▶ **To do**: Restate exactly, and only, the lines from the one containing "Let p = 23." through the end of the entries, keeping both endpoints.
_ _ _
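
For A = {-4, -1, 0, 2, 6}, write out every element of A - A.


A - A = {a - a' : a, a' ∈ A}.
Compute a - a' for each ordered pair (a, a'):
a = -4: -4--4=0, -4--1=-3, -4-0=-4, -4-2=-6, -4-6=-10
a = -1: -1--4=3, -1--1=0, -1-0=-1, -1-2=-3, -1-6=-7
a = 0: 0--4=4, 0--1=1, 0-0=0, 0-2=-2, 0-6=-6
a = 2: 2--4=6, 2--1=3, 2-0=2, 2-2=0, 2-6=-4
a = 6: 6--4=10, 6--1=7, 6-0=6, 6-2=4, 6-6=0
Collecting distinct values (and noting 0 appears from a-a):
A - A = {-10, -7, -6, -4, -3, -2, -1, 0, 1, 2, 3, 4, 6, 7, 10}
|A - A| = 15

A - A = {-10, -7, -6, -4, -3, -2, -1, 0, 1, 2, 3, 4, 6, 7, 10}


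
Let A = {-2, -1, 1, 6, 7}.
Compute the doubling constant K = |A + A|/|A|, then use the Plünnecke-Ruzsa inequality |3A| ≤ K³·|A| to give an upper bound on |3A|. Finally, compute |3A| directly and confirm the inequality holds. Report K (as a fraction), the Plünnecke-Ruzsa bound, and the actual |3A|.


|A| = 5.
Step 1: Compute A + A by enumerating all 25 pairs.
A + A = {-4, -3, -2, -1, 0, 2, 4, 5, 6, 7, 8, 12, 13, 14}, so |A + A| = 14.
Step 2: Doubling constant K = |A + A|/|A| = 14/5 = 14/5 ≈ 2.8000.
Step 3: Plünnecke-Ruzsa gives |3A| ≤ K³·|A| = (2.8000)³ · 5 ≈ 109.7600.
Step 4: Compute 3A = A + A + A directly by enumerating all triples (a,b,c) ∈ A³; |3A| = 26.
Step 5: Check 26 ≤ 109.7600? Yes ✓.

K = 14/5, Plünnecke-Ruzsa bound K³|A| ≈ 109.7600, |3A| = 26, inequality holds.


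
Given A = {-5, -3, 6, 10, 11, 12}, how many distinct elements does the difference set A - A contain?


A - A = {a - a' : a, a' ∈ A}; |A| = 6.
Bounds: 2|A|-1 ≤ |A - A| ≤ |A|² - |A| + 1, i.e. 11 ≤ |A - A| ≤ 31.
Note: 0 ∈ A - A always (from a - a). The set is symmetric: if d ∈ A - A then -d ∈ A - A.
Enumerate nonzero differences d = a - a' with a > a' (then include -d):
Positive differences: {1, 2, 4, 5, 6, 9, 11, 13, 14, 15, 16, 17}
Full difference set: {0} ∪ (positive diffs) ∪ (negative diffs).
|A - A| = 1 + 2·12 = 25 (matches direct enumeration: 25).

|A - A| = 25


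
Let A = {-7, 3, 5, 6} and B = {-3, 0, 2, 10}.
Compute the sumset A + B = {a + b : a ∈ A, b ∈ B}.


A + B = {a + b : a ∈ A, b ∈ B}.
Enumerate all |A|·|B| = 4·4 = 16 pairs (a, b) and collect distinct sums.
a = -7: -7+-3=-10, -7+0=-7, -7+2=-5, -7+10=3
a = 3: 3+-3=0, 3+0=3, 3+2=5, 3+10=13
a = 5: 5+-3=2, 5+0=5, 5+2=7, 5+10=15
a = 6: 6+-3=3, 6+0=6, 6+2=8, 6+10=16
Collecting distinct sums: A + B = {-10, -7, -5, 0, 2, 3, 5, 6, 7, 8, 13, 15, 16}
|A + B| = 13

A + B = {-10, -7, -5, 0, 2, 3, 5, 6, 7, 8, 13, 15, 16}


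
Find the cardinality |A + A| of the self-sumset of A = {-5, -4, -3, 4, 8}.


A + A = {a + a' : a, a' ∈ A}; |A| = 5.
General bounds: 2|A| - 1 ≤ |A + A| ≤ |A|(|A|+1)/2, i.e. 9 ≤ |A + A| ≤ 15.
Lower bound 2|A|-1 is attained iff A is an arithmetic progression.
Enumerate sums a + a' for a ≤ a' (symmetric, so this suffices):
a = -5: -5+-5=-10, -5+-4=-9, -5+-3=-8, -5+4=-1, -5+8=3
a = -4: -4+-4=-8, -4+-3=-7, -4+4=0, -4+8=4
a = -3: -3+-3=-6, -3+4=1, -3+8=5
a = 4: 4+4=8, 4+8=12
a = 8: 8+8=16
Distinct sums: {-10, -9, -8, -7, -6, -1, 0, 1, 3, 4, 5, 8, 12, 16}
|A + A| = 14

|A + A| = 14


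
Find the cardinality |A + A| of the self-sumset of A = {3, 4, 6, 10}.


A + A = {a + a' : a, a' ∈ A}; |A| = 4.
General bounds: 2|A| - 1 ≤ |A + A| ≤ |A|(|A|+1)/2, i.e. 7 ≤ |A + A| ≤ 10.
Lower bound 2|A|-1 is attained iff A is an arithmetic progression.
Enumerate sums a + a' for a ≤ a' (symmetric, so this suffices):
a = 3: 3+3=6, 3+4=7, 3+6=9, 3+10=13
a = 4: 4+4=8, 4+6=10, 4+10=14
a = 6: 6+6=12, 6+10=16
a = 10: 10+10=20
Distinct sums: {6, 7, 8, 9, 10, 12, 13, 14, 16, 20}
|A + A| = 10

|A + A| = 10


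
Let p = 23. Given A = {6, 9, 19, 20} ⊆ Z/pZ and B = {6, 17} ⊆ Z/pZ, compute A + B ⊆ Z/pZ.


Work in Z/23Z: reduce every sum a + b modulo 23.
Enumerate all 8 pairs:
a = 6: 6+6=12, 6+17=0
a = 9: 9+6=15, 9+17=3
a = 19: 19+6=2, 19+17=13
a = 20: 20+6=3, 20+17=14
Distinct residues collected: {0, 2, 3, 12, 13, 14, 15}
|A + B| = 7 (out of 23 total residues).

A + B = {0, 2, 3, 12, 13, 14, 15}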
_ _ _
▶ **Reply to the task**:
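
Let p = 23. Given A = {6, 9, 19, 20} ⊆ Z/pZ and B = {6, 17} ⊆ Z/pZ, compute A + B ⊆ Z/pZ.


Work in Z/23Z: reduce every sum a + b modulo 23.
Enumerate all 8 pairs:
a = 6: 6+6=12, 6+17=0
a = 9: 9+6=15, 9+17=3
a = 19: 19+6=2, 19+17=13
a = 20: 20+6=3, 20+17=14
Distinct residues collected: {0, 2, 3, 12, 13, 14, 15}
|A + B| = 7 (out of 23 total residues).

A + B = {0, 2, 3, 12, 13, 14, 15}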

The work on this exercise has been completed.